#### WHAT YOU SHOULD DO:
Once the records below have been read, copy them all out exactly.

#### Data extracted from a collection:
= = = = = = =

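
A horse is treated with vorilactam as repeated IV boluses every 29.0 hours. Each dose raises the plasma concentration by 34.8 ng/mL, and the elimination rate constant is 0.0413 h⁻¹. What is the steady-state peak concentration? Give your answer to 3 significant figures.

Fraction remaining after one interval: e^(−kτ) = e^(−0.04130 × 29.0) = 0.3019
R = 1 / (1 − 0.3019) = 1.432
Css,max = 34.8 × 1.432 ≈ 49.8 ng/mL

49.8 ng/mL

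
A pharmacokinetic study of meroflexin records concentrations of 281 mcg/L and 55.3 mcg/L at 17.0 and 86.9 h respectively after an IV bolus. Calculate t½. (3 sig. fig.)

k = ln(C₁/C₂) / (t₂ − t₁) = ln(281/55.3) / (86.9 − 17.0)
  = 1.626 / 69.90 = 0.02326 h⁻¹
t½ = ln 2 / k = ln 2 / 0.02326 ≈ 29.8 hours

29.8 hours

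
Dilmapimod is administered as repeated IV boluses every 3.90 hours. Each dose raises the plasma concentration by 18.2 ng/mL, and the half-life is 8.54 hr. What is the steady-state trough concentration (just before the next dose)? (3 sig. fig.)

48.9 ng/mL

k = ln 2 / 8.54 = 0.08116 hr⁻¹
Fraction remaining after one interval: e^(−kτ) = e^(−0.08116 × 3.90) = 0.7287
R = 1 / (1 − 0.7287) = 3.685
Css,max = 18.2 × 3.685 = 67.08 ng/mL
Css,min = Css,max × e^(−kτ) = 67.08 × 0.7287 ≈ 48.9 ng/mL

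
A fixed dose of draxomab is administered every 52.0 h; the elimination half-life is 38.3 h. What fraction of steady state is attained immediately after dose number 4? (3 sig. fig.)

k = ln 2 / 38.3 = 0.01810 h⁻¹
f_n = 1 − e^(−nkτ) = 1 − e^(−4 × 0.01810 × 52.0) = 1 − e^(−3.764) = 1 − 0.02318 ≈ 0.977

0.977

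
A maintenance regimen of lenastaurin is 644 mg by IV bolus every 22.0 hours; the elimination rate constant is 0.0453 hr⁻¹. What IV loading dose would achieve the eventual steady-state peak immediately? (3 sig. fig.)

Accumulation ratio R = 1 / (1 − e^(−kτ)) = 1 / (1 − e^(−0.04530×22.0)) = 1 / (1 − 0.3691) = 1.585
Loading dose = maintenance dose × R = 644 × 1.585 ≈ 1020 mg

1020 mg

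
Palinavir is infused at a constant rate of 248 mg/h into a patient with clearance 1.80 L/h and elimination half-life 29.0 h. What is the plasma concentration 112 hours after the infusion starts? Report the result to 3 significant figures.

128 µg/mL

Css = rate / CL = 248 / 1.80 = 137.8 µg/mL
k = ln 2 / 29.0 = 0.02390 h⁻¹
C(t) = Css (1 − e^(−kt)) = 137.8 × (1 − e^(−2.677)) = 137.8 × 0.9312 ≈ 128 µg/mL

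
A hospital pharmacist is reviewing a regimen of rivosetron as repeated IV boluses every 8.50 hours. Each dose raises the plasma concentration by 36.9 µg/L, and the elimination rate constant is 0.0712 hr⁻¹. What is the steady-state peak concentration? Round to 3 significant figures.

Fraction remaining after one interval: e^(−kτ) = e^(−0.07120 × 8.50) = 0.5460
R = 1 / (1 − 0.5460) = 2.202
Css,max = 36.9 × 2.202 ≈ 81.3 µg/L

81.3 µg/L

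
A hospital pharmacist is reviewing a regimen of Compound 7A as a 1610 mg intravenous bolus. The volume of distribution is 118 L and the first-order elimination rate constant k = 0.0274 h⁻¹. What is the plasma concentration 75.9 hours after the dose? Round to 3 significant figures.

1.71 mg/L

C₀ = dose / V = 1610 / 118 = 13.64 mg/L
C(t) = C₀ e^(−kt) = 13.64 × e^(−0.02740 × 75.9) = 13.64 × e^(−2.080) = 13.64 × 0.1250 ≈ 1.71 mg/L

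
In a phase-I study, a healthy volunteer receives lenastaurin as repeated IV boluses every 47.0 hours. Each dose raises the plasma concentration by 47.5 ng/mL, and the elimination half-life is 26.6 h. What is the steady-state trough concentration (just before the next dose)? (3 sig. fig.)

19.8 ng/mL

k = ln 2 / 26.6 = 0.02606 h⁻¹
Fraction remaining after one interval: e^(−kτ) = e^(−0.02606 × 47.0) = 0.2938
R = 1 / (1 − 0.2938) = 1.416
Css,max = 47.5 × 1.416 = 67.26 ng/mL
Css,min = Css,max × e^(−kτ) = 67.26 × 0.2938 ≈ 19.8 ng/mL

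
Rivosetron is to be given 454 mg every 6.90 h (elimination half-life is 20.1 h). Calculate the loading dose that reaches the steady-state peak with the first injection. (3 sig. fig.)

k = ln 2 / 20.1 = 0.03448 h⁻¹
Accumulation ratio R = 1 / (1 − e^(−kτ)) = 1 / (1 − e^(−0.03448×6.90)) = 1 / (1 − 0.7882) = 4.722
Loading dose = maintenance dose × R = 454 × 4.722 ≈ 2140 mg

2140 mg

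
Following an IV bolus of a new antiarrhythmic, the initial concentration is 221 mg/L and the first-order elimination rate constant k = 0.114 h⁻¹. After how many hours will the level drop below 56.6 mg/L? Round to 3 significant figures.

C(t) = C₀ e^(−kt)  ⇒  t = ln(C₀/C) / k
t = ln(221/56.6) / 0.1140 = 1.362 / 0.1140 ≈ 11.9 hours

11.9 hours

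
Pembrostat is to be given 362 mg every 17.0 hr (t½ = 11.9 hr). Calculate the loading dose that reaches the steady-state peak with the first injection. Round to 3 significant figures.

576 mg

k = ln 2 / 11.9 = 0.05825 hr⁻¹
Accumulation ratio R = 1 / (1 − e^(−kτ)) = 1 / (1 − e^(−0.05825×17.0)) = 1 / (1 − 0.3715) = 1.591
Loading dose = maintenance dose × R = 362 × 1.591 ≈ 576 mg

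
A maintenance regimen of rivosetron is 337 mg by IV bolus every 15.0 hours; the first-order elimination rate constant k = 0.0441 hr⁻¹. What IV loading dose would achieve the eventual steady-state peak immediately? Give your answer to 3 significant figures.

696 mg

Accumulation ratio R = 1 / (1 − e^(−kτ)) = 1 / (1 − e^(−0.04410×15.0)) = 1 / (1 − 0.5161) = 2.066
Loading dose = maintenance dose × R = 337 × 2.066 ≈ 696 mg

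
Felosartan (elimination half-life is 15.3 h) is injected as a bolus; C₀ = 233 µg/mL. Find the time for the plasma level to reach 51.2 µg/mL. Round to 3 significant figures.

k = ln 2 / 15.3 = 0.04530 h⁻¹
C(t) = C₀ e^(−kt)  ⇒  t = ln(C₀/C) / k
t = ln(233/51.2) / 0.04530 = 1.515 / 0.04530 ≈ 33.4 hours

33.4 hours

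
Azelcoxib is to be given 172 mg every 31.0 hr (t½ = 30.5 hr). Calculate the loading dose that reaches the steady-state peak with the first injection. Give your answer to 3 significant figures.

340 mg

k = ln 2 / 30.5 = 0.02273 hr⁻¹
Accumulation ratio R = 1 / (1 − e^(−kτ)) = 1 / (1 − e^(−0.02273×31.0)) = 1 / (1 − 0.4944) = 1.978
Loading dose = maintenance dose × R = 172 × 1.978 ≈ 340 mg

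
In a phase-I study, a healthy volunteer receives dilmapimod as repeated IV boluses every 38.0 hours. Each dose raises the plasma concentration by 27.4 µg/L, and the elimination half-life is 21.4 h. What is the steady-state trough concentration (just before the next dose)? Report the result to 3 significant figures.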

= = = = = = =

#### WRITTEN SOLUTION:
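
A horse is treated with vorilactam as repeated IV boluses every 29.0 hours. Each dose raises the plasma concentration by 34.8 ng/mL, and the elimination rate constant is 0.0413 h⁻¹. What is the steady-state peak concentration? Give your answer to 3 significant figures.

Fraction remaining after one interval: e^(−kτ) = e^(−0.04130 × 29.0) = 0.3019
R = 1 / (1 − 0.3019) = 1.432
Css,max = 34.8 × 1.432 ≈ 49.8 ng/mL

49.8 ng/mL

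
A pharmacokinetic study of meroflexin records concentrations of 281 mcg/L and 55.3 mcg/L at 17.0 and 86.9 h respectively after an IV bolus. Calculate t½. (3 sig. fig.)

k = ln(C₁/C₂) / (t₂ − t₁) = ln(281/55.3) / (86.9 − 17.0)
  = 1.626 / 69.90 = 0.02326 h⁻¹
t½ = ln 2 / k = ln 2 / 0.02326 ≈ 29.8 hours

29.8 hours

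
Dilmapimod is administered as repeated IV boluses every 3.90 hours. Each dose raises the plasma concentration by 18.2 ng/mL, and the half-life is 8.54 hr. What is the steady-state trough concentration (just before the next dose)? (3 sig. fig.)

48.9 ng/mL

k = ln 2 / 8.54 = 0.08116 hr⁻¹
Fraction remaining after one interval: e^(−kτ) = e^(−0.08116 × 3.90) = 0.7287
R = 1 / (1 − 0.7287) = 3.685
Css,max = 18.2 × 3.685 = 67.08 ng/mL
Css,min = Css,max × e^(−kτ) = 67.08 × 0.7287 ≈ 48.9 ng/mL

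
A fixed dose of draxomab is administered every 52.0 h; the elimination half-life is 38.3 h. What fraction of steady state is attained immediately after dose number 4? (3 sig. fig.)

k = ln 2 / 38.3 = 0.01810 h⁻¹
f_n = 1 − e^(−nkτ) = 1 − e^(−4 × 0.01810 × 52.0) = 1 − e^(−3.764) = 1 − 0.02318 ≈ 0.977

0.977

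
A maintenance regimen of lenastaurin is 644 mg by IV bolus every 22.0 hours; the elimination rate constant is 0.0453 hr⁻¹. What IV loading dose would achieve the eventual steady-state peak immediately? (3 sig. fig.)

Accumulation ratio R = 1 / (1 − e^(−kτ)) = 1 / (1 − e^(−0.04530×22.0)) = 1 / (1 − 0.3691) = 1.585
Loading dose = maintenance dose × R = 644 × 1.585 ≈ 1020 mg

1020 mg

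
Palinavir is infused at a constant rate of 248 mg/h into a patient with clearance 1.80 L/h and elimination half-life 29.0 h. What is the plasma concentration 112 hours after the infusion starts? Report the result to 3 significant figures.

128 µg/mL

Css = rate / CL = 248 / 1.80 = 137.8 µg/mL
k = ln 2 / 29.0 = 0.02390 h⁻¹
C(t) = Css (1 − e^(−kt)) = 137.8 × (1 − e^(−2.677)) = 137.8 × 0.9312 ≈ 128 µg/mL

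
A hospital pharmacist is reviewing a regimen of rivosetron as repeated IV boluses every 8.50 hours. Each dose raises the plasma concentration by 36.9 µg/L, and the elimination rate constant is 0.0712 hr⁻¹. What is the steady-state peak concentration? Round to 3 significant figures.

Fraction remaining after one interval: e^(−kτ) = e^(−0.07120 × 8.50) = 0.5460
R = 1 / (1 − 0.5460) = 2.202
Css,max = 36.9 × 2.202 ≈ 81.3 µg/L

81.3 µg/L

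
A hospital pharmacist is reviewing a regimen of Compound 7A as a 1610 mg intravenous bolus. The volume of distribution is 118 L and the first-order elimination rate constant k = 0.0274 h⁻¹. What is the plasma concentration 75.9 hours after the dose? Round to 3 significant figures.

1.71 mg/L

C₀ = dose / V = 1610 / 118 = 13.64 mg/L
C(t) = C₀ e^(−kt) = 13.64 × e^(−0.02740 × 75.9) = 13.64 × e^(−2.080) = 13.64 × 0.1250 ≈ 1.71 mg/L

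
In a phase-I study, a healthy volunteer receives lenastaurin as repeated IV boluses every 47.0 hours. Each dose raises the plasma concentration by 47.5 ng/mL, and the elimination half-life is 26.6 h. What is the steady-state trough concentration (just before the next dose)? (3 sig. fig.)

19.8 ng/mL

k = ln 2 / 26.6 = 0.02606 h⁻¹
Fraction remaining after one interval: e^(−kτ) = e^(−0.02606 × 47.0) = 0.2938
R = 1 / (1 − 0.2938) = 1.416
Css,max = 47.5 × 1.416 = 67.26 ng/mL
Css,min = Css,max × e^(−kτ) = 67.26 × 0.2938 ≈ 19.8 ng/mL

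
Rivosetron is to be given 454 mg every 6.90 h (elimination half-life is 20.1 h). Calculate the loading dose that reaches the steady-state peak with the first injection. (3 sig. fig.)

k = ln 2 / 20.1 = 0.03448 h⁻¹
Accumulation ratio R = 1 / (1 − e^(−kτ)) = 1 / (1 − e^(−0.03448×6.90)) = 1 / (1 − 0.7882) = 4.722
Loading dose = maintenance dose × R = 454 × 4.722 ≈ 2140 mg

2140 mg

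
Following an IV bolus of a new antiarrhythmic, the initial concentration is 221 mg/L and the first-order elimination rate constant k = 0.114 h⁻¹. After how many hours will the level drop below 56.6 mg/L? Round to 3 significant figures.

C(t) = C₀ e^(−kt)  ⇒  t = ln(C₀/C) / k
t = ln(221/56.6) / 0.1140 = 1.362 / 0.1140 ≈ 11.9 hours

11.9 hours

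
Pembrostat is to be given 362 mg every 17.0 hr (t½ = 11.9 hr). Calculate the loading dose that reaches the steady-state peak with the first injection. Round to 3 significant figures.

576 mg

k = ln 2 / 11.9 = 0.05825 hr⁻¹
Accumulation ratio R = 1 / (1 − e^(−kτ)) = 1 / (1 − e^(−0.05825×17.0)) = 1 / (1 − 0.3715) = 1.591
Loading dose = maintenance dose × R = 362 × 1.591 ≈ 576 mg

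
A maintenance regimen of rivosetron is 337 mg by IV bolus every 15.0 hours; the first-order elimination rate constant k = 0.0441 hr⁻¹. What IV loading dose would achieve the eventual steady-state peak immediately? Give your answer to 3 significant figures.

696 mg

Accumulation ratio R = 1 / (1 − e^(−kτ)) = 1 / (1 − e^(−0.04410×15.0)) = 1 / (1 − 0.5161) = 2.066
Loading dose = maintenance dose × R = 337 × 2.066 ≈ 696 mg

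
Felosartan (elimination half-life is 15.3 h) is injected as a bolus; C₀ = 233 µg/mL. Find the time for the plasma level to reach 51.2 µg/mL. Round to 3 significant figures.

k = ln 2 / 15.3 = 0.04530 h⁻¹
C(t) = C₀ e^(−kt)  ⇒  t = ln(C₀/C) / k
t = ln(233/51.2) / 0.04530 = 1.515 / 0.04530 ≈ 33.4 hours

33.4 hours

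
Azelcoxib is to be given 172 mg every 31.0 hr (t½ = 30.5 hr). Calculate the loading dose that reaches the steady-state peak with the first injection. Give your answer to 3 significant figures.

340 mg

k = ln 2 / 30.5 = 0.02273 hr⁻¹
Accumulation ratio R = 1 / (1 − e^(−kτ)) = 1 / (1 − e^(−0.02273×31.0)) = 1 / (1 − 0.4944) = 1.978
Loading dose = maintenance dose × R = 172 × 1.978 ≈ 340 mg

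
In a phase-I study, a healthy volunteer receives dilmapimod as repeated IV boluses every 38.0 hours. Each dose raises the plasma concentration by 27.4 µg/L, and the elimination half-life is 21.4 h. What is the steady-state trough concentration (just before the next dose)? Report the result to 3 significant figures.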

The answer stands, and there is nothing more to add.